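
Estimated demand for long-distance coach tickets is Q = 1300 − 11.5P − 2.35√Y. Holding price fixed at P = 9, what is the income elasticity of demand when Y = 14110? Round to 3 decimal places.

-0.152

At P = 9, Y = 14110: Q = 917.354.
Holding P constant, ∂Q/∂Y = -2.35/(2√Y) = -0.00989178.
η_Y = (∂Q/∂Y)·(Y/Q) = -0.00989178 × (14110/917.354) = -0.152.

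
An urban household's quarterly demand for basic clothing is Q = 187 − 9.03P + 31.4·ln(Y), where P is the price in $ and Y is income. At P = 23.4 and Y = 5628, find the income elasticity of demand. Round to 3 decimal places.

At P = 23.4, Y = 5628: Q = 246.853.
Holding P constant, ∂Q/∂Y = 31.4/Y = 0.00557925.
η_Y = (∂Q/∂Y)·(Y/Q) = 0.00557925 × (5628/246.853) = 0.127.

0.127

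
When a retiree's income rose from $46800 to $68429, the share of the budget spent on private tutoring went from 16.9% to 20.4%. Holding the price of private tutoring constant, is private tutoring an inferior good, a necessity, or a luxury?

luxury

The budget share rises as income rises, so η > 1.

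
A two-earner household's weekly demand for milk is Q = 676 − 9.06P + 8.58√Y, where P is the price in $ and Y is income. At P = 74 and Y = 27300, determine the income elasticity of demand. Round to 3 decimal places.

At P = 74, Y = 27300: Q = 1423.209.
Holding P constant, ∂Q/∂Y = 8.58/(2√Y) = 0.0259643.
η_Y = (∂Q/∂Y)·(Y/Q) = 0.0259643 × (27300/1423.209) = 0.498.

0.498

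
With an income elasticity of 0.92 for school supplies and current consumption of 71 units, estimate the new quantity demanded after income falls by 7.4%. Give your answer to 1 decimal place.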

## WORK ORDER
Output the data once more, exactly as given.

## EXERCISE SOLUTION
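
Estimated demand for long-distance coach tickets is Q = 1300 − 11.5P − 2.35√Y. Holding price fixed at P = 9, what is the income elasticity of demand when Y = 14110? Round to 3 decimal places.

-0.152

At P = 9, Y = 14110: Q = 917.354.
Holding P constant, ∂Q/∂Y = -2.35/(2√Y) = -0.00989178.
η_Y = (∂Q/∂Y)·(Y/Q) = -0.00989178 × (14110/917.354) = -0.152.

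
An urban household's quarterly demand for basic clothing is Q = 187 − 9.03P + 31.4·ln(Y), where P is the price in $ and Y is income. At P = 23.4 and Y = 5628, find the income elasticity of demand. Round to 3 decimal places.

At P = 23.4, Y = 5628: Q = 246.853.
Holding P constant, ∂Q/∂Y = 31.4/Y = 0.00557925.
η_Y = (∂Q/∂Y)·(Y/Q) = 0.00557925 × (5628/246.853) = 0.127.

0.127

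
When a retiree's income rose from $46800 to $68429, the share of the budget spent on private tutoring went from 16.9% to 20.4%. Holding the price of private tutoring constant, is private tutoring an inferior good, a necessity, or a luxury?

luxury

The budget share rises as income rises, so η > 1.

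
A two-earner household's weekly demand for milk is Q = 676 − 9.06P + 8.58√Y, where P is the price in $ and Y is income. At P = 74 and Y = 27300, determine the income elasticity of demand. Round to 3 decimal places.

At P = 74, Y = 27300: Q = 1423.209.
Holding P constant, ∂Q/∂Y = 8.58/(2√Y) = 0.0259643.
η_Y = (∂Q/∂Y)·(Y/Q) = 0.0259643 × (27300/1423.209) = 0.498.

0.498

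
With an income elasticity of 0.92 for school supplies and current consumption of 71 units, estimate the new quantity demanded after income falls by 7.4%. Give your answer to 1 decimal place.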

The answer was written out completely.